## Work instruction
Look for the word "square" in the data below, and copy every line that holds it.

Stored dataset items
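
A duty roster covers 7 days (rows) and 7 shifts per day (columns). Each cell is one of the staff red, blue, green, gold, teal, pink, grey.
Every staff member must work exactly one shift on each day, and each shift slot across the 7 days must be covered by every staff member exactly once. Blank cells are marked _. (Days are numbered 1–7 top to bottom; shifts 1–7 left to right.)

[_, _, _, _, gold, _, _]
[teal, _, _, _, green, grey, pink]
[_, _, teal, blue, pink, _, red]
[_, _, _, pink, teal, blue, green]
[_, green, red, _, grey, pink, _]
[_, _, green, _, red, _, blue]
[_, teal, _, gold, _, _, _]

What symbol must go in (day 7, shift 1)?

red

Day 2, shift 4: day 2 has {green, teal, pink, grey} and shift 4 has {blue, gold, pink}, leaving only red.
Day 5, shift 4: day 5 has {red, green, pink, grey} and shift 4 has {red, blue, gold, pink}, leaving only teal.
Day 5, shift 7: day 5 has {red, green, teal, pink, grey} and shift 7 has {red, blue, green, pink}, leaving only gold.
Day 5, shift 1: day 5 has {red, green, gold, teal, pink, grey} and shift 1 has {teal}, leaving only blue.
Day 6, shift 4: day 6 has {red, blue, green} and shift 4 has {red, blue, gold, teal, pink}, leaving only grey.
Day 1, shift 4: day 1 has {gold} and shift 4 has {red, blue, gold, teal, pink, grey}, leaving only green.
Day 7, shift 5: day 7 has {gold, teal} and shift 5 has {red, green, gold, teal, pink, grey}, leaving only blue.
Day 7, shift 7: day 7 has {blue, gold, teal} and shift 7 has {red, blue, green, gold, pink}, leaving only grey.
Day 1, shift 7: day 1 has {green, gold} and shift 7 has {red, blue, green, gold, pink, grey}, leaving only teal.
Day 1, shift 6: day 1 has {green, gold, teal} and shift 6 has {blue, pink, grey}, leaving only red.
Day 7, shift 3: day 7 has {blue, gold, teal, grey} and shift 3 has {red, green, teal}, leaving only pink.
Day 7, shift 6: day 7 has {blue, gold, teal, pink, grey} and shift 6 has {red, blue, pink, grey}, leaving only green.
Day 7 already has {blue, green, gold, teal, pink, grey} and shift 1 already has {blue, teal}, so day 7, shift 1 must be red.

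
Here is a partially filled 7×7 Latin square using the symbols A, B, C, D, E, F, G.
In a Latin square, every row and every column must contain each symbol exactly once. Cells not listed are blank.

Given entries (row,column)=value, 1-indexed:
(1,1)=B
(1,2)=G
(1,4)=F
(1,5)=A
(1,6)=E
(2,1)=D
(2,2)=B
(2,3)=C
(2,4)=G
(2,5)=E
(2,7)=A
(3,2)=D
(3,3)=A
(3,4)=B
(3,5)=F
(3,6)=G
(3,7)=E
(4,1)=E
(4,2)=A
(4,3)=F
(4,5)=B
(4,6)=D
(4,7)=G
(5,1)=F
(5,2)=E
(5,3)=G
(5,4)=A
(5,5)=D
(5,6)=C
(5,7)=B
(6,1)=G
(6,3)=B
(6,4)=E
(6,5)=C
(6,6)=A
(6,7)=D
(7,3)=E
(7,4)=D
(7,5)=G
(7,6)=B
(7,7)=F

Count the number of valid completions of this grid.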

## Response box
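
Here is a partially filled 7×7 Latin square using the symbols A, B, C, D, E, F, G.
In a Latin square, every row and every column must contain each symbol exactly once. Cells not listed are blank.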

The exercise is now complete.